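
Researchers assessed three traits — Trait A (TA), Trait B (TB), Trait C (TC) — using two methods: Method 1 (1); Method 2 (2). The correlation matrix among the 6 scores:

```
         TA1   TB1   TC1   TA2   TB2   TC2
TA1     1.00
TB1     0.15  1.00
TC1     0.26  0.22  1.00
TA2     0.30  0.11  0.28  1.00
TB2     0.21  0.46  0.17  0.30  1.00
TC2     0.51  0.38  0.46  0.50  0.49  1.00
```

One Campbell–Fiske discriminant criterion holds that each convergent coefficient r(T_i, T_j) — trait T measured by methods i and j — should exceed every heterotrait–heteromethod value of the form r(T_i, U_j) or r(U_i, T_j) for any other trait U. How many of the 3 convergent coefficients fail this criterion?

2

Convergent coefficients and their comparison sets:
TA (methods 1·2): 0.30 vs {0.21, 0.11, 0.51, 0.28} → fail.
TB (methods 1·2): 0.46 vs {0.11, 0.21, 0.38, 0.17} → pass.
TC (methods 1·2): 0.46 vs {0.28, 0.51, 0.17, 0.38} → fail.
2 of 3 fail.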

:::::

**Activity**
Word for word, repeat the lines from the one holding "One Campbell–Fiske discriminant" through the last line of the entries, both included.

**Task answer**
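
One Campbell–Fiske discriminant criterion holds that each convergent coefficient r(T_i, T_j) — trait T measured by methods i and j — should exceed every heterotrait–heteromethod value of the form r(T_i, U_j) or r(U_i, T_j) for any other trait U. How many of the 3 convergent coefficients fail this criterion?

2

Convergent coefficients and their comparison sets:
TA (methods 1·2): 0.30 vs {0.21, 0.11, 0.51, 0.28} → fail.
TB (methods 1·2): 0.46 vs {0.11, 0.21, 0.38, 0.17} → pass.
TC (methods 1·2): 0.46 vs {0.28, 0.51, 0.17, 0.38} → fail.
2 of 3 fail.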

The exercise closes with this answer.